**Activity:** Write out again, exactly, the lines below starting at the one with "H = -2219.9 kJ/mol" and ending at the one with "H = -198.7 kJ/mol".

○ ○ ○ ○

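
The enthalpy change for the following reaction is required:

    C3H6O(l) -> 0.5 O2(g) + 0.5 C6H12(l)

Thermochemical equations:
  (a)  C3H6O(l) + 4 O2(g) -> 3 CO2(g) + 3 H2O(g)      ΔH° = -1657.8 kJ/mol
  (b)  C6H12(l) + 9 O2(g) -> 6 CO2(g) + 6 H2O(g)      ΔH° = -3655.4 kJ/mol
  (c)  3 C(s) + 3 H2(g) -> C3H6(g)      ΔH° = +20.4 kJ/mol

ΔH° = 169.9 kJ/mol

(a) as written: -1657.8 kJ/mol
(b) reversed and × 1/2: (-1/2)·(-3655.4) = +1827.7 kJ/mol
(c): not needed.
ΔH° = (1)·(-1657.8) + (-1/2)·(-3655.4) = 169.9 kJ/mol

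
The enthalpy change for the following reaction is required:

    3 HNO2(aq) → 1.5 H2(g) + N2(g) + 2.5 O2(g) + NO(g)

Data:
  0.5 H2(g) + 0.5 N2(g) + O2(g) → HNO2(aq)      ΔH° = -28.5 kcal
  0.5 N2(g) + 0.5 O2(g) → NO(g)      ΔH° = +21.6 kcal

ΔH° = 107.1 kcal

equation 1 reversed and × 3: (-3)·(-28.5) = +85.5 kcal
equation 2 as written: +21.6 kcal
Summing the manipulated equations, ΔH° = (-3)·(-28.5) + (1)·(+21.6) = 107.1 kcal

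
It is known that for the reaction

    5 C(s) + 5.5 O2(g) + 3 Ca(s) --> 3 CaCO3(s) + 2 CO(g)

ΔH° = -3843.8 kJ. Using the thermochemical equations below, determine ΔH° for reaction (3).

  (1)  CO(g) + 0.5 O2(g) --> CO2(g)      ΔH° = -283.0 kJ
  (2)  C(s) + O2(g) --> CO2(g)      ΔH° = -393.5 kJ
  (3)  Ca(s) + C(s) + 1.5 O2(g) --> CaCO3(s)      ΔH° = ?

(1) reversed and × 2 (reverse to put CO(g) on the product side; scale by 2 for the 2 CO(g)): (-2)·(-283.0) = +566.0 kJ
(2) × 2: (2)·(-393.5) = -787.0 kJ
(3) × 3 (×3 to match 3 CaCO3(s) in the target): contributes 3·x
-3843.8 = (+566.0) + (-787.0) + 3·x
x = (-3843.8 − (-221.0)) / (3) = -1207.6 kJ

ΔH° = -1207.6 kJ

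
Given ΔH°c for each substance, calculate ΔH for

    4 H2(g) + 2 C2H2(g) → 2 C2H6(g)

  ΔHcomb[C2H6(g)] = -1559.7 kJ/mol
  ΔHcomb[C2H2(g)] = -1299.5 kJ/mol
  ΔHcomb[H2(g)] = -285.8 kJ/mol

With combustion enthalpies, reactants minus products:
= [4·(-285.8) + 2·(-1299.5)] − [2·(-1559.7)]
= -622.8 kJ/mol

ΔH = -622.8 kJ/mol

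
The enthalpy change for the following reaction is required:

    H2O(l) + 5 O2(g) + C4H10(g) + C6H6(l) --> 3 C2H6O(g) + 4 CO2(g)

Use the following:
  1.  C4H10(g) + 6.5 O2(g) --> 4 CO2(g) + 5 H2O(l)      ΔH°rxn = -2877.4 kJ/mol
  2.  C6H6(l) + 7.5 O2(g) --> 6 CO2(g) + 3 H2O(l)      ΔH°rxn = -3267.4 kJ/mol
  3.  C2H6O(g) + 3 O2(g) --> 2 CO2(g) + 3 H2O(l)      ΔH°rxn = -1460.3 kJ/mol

ΔH°rxn = -1763.9 kJ/mol

eq. 1 as written: -2877.4 kJ/mol
eq. 2 as written: -3267.4 kJ/mol
eq. 3 reversed and × 3: (-3)·(-1460.3) = +4380.9 kJ/mol
ΔH°rxn = (1)·(-2877.4) + (1)·(-3267.4) + (-3)·(-1460.3) = -1763.9 kJ/mol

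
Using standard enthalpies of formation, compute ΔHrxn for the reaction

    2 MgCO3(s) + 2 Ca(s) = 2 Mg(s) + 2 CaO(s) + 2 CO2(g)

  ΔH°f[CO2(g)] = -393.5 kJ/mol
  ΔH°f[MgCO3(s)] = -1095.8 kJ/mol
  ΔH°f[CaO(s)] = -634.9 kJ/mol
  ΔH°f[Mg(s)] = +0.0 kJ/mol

ΔHrxn = 134.8 kJ/mol

Products: 2·(+0.0) + 2·(-634.9) + 2·(-393.5) = -2056.8
Reactants: 2·(-1095.8) + 2·(+0.0) = -2191.6
ΔHrxn = (-2056.8) − (-2191.6) = 134.8 kJ/mol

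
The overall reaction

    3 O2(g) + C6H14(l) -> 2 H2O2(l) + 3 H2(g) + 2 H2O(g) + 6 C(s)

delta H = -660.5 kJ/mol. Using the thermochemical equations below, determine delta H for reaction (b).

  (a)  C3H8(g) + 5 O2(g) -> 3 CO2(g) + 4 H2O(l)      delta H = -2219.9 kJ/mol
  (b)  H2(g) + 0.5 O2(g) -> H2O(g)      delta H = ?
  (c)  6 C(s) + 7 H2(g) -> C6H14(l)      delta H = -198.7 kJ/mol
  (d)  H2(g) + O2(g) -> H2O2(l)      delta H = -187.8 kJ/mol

(a): not needed.
(b) × 2: contributes 2·x
(c) reversed: +198.7 kJ/mol
(d) × 2: (2)·(-187.8) = -375.6 kJ/mol
-660.5 = (+198.7) + (-375.6) + 2·x
x = (-660.5 − (-176.9)) / (2) = -241.8 kJ/mol

delta H = -241.8 kJ/mol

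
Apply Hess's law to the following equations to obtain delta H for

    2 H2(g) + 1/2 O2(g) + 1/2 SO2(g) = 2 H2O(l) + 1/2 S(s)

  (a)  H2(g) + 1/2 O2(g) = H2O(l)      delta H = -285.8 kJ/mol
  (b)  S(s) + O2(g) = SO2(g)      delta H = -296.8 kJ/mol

(a) × 2: (2)·(-285.8) = -571.6 kJ/mol
(b) reversed and × 1/2: (-1/2)·(-296.8) = +148.4 kJ/mol
By Hess's law, delta H = (-571.6) + (+148.4) = -423.2 kJ/mol

delta H = -423.2 kJ/mol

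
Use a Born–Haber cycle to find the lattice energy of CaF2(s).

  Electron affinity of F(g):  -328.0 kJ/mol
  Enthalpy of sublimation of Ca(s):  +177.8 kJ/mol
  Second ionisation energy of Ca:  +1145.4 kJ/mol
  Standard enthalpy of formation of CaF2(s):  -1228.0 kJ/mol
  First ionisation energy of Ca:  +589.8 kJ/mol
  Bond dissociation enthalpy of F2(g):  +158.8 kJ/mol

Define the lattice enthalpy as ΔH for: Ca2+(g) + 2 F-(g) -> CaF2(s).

U = -2643.8 kJ/mol

ΔHf° = 1·ΔHsub + 1·(ΣIE) + 1·D(F2) + 2·EA + U
-1228.0 = 1·(+177.8) + 1·(+1735.2) + 1·(+158.8) + 2·(-328.0) + U
U = -1228.0 − (+1415.8) = -2643.8 kJ/mol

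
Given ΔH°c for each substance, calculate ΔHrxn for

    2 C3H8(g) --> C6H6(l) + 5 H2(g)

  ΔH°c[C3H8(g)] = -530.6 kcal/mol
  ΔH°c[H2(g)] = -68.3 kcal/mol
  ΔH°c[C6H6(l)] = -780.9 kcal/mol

With combustion enthalpies, reactants minus products:
= [2·(-530.6)] − [1·(-780.9) + 5·(-68.3)]
= 61.2 kcal/mol

ΔHrxn = 61.2 kcal/mol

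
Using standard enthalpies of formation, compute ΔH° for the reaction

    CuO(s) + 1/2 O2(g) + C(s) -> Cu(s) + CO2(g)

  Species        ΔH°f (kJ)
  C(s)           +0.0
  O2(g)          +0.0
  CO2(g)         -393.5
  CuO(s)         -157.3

ΔH° = -236.2 kJ

Products: 1·(+0.0) + 1·(-393.5) = -393.5
Reactants: 1·(-157.3) + 1/2·(+0.0) + 1·(+0.0) = -157.3
ΔH° = (-393.5) − (-157.3) = -236.2 kJ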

○ ○ ○ ○

**Answer for this exercise:**
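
  (a)  C3H8(g) + 5 O2(g) -> 3 CO2(g) + 4 H2O(l)      delta H = -2219.9 kJ/mol
  (b)  H2(g) + 0.5 O2(g) -> H2O(g)      delta H = ?
  (c)  6 C(s) + 7 H2(g) -> C6H14(l)      delta H = -198.7 kJ/mol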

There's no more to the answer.